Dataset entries

════════

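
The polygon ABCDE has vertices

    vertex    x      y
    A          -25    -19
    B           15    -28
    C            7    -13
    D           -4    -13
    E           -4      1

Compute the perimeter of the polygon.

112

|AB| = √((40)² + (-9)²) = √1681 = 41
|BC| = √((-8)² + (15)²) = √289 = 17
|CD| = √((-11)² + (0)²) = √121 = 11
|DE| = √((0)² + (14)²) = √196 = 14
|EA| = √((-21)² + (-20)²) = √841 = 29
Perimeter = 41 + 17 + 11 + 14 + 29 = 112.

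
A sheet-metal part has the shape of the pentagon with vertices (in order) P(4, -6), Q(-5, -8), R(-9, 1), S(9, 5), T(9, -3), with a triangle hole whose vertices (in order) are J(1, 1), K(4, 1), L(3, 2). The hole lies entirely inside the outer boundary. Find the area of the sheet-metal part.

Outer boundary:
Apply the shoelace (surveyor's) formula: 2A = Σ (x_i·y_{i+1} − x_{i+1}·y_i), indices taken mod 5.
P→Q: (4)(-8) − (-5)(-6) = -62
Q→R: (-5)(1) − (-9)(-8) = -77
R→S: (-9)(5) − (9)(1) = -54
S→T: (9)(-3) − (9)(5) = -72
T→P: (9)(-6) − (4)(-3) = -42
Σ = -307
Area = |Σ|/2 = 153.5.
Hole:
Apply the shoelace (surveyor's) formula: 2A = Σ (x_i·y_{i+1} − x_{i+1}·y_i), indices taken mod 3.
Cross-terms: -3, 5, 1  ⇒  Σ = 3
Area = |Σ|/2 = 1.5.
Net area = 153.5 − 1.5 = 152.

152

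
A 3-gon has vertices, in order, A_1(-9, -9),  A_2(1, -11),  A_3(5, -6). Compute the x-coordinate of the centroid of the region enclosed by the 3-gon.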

════════

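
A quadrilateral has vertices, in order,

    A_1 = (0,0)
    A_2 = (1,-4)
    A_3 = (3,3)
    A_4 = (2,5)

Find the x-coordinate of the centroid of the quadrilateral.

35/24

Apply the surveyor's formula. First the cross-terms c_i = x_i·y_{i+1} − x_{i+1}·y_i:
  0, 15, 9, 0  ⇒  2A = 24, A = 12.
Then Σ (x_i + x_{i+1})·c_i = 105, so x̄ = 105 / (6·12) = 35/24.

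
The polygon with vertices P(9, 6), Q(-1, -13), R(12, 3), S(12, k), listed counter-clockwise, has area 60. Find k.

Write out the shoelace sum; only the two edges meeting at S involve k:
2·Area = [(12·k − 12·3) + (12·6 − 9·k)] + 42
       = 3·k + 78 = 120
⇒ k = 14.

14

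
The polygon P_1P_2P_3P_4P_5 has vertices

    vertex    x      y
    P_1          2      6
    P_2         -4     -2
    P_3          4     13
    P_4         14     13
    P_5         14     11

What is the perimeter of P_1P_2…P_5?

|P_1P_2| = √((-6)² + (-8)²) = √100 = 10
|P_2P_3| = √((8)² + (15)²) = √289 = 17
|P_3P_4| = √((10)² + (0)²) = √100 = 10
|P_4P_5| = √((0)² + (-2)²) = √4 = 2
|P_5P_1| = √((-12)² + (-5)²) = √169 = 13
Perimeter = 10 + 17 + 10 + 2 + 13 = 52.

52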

════════

[What the task asks] Repeat, exactly as they stand above, the lines from the line with "Compute the perimeter of the polygon." to the line with "A 3-gon has", both lines included.

[Written response]
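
Compute the perimeter of the polygon.

112

|AB| = √((40)² + (-9)²) = √1681 = 41
|BC| = √((-8)² + (15)²) = √289 = 17
|CD| = √((-11)² + (0)²) = √121 = 11
|DE| = √((0)² + (14)²) = √196 = 14
|EA| = √((-21)² + (-20)²) = √841 = 29
Perimeter = 41 + 17 + 11 + 14 + 29 = 112.

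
A sheet-metal part has the shape of the pentagon with vertices (in order) P(4, -6), Q(-5, -8), R(-9, 1), S(9, 5), T(9, -3), with a triangle hole whose vertices (in order) are J(1, 1), K(4, 1), L(3, 2). The hole lies entirely inside the outer boundary. Find the area of the sheet-metal part.

Outer boundary:
Apply the shoelace (surveyor's) formula: 2A = Σ (x_i·y_{i+1} − x_{i+1}·y_i), indices taken mod 5.
P→Q: (4)(-8) − (-5)(-6) = -62
Q→R: (-5)(1) − (-9)(-8) = -77
R→S: (-9)(5) − (9)(1) = -54
S→T: (9)(-3) − (9)(5) = -72
T→P: (9)(-6) − (4)(-3) = -42
Σ = -307
Area = |Σ|/2 = 153.5.
Hole:
Apply the shoelace (surveyor's) formula: 2A = Σ (x_i·y_{i+1} − x_{i+1}·y_i), indices taken mod 3.
Cross-terms: -3, 5, 1  ⇒  Σ = 3
Area = |Σ|/2 = 1.5.
Net area = 153.5 − 1.5 = 152.

152

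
A 3-gon has vertices, in order, A_1(-9, -9),  A_2(1, -11),  A_3(5, -6). Compute the x-coordinate of the centroid of the region enclosed by the 3-gon.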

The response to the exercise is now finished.